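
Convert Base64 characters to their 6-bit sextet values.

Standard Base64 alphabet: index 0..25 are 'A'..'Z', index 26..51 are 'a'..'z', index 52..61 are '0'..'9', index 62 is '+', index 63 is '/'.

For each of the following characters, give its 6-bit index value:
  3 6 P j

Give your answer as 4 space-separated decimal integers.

'3': 0..9 range, 52 + ord('3') − ord('0') = 55
'6': 0..9 range, 52 + ord('6') − ord('0') = 58
'P': A..Z range, ord('P') − ord('A') = 15
'j': a..z range, 26 + ord('j') − ord('a') = 35

Answer: 55 58 15 35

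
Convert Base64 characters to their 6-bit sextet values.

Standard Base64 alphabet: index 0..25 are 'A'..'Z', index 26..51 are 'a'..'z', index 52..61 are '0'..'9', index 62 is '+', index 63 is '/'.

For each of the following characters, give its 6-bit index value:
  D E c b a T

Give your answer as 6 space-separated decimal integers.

'D': A..Z range, ord('D') − ord('A') = 3
'E': A..Z range, ord('E') − ord('A') = 4
'c': a..z range, 26 + ord('c') − ord('a') = 28
'b': a..z range, 26 + ord('b') − ord('a') = 27
'a': a..z range, 26 + ord('a') − ord('a') = 26
'T': A..Z range, ord('T') − ord('A') = 19

Answer: 3 4 28 27 26 19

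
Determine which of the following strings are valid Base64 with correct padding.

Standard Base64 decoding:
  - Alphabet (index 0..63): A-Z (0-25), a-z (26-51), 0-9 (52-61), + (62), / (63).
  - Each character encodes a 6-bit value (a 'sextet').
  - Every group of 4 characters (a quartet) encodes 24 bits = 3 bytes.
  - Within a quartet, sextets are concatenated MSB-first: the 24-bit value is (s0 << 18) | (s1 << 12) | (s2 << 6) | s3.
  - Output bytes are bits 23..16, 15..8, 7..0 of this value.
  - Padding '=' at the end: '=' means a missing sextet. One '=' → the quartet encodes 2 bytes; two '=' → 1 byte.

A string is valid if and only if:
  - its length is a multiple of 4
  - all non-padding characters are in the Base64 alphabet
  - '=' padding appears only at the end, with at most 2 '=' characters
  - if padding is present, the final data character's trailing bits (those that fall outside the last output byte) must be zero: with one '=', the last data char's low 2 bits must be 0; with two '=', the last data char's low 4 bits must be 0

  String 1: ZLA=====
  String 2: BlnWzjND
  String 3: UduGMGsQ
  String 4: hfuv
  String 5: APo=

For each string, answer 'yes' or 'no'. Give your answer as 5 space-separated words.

Answer: no yes yes yes yes

Derivation:
String 1: 'ZLA=====' → invalid (5 pad chars (max 2))
String 2: 'BlnWzjND' → valid
String 3: 'UduGMGsQ' → valid
String 4: 'hfuv' → valid
String 5: 'APo=' → valid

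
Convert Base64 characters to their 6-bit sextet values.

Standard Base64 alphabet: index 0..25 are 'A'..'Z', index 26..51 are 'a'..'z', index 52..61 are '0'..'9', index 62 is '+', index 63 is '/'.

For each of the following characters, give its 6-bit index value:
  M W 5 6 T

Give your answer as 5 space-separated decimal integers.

'M': A..Z range, ord('M') − ord('A') = 12
'W': A..Z range, ord('W') − ord('A') = 22
'5': 0..9 range, 52 + ord('5') − ord('0') = 57
'6': 0..9 range, 52 + ord('6') − ord('0') = 58
'T': A..Z range, ord('T') − ord('A') = 19

Answer: 12 22 57 58 19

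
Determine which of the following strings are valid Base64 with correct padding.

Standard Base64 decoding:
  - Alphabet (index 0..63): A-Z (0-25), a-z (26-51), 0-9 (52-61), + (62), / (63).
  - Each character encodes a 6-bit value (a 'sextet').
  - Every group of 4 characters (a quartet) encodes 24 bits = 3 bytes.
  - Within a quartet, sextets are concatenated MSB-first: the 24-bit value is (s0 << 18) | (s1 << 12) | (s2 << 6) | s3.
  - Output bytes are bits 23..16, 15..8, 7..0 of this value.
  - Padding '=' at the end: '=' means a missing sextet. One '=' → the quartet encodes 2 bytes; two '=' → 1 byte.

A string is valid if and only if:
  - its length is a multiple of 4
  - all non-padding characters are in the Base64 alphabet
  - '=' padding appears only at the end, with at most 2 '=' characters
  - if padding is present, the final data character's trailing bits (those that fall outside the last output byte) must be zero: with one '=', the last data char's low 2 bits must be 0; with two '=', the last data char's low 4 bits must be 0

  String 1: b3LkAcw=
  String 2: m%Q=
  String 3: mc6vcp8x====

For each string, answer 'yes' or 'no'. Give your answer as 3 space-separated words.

String 1: 'b3LkAcw=' → valid
String 2: 'm%Q=' → invalid (bad char(s): ['%'])
String 3: 'mc6vcp8x====' → invalid (4 pad chars (max 2))

Answer: yes no no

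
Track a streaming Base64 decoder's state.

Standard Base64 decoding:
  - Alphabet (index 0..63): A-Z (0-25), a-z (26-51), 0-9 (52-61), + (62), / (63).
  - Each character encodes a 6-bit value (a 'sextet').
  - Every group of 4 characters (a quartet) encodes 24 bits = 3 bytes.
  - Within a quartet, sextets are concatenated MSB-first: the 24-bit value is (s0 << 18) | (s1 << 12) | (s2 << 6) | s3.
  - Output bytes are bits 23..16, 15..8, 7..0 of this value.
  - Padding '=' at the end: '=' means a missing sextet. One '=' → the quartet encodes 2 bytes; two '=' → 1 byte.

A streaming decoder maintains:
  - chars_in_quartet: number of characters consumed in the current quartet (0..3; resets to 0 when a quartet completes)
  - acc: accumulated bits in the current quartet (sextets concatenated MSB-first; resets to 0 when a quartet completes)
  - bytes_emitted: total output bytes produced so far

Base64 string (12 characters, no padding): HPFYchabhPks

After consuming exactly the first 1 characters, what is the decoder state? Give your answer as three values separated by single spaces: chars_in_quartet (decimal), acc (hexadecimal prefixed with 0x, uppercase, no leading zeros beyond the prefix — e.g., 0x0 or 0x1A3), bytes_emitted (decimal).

After char 0 ('H'=7): chars_in_quartet=1 acc=0x7 bytes_emitted=0

Answer: 1 0x7 0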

+++++

Among the entries above, the line containing "- chars_in_quartet: number", the line containing "- bytes_emitted: total", and all lines between them are to be restated word for word; nothing else belongs in the reply.

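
  - chars_in_quartet: number of characters consumed in the current quartet (0..3; resets to 0 when a quartet completes)
  - acc: accumulated bits in the current quartet (sextets concatenated MSB-first; resets to 0 when a quartet completes)
  - bytes_emitted: total output bytes produced so far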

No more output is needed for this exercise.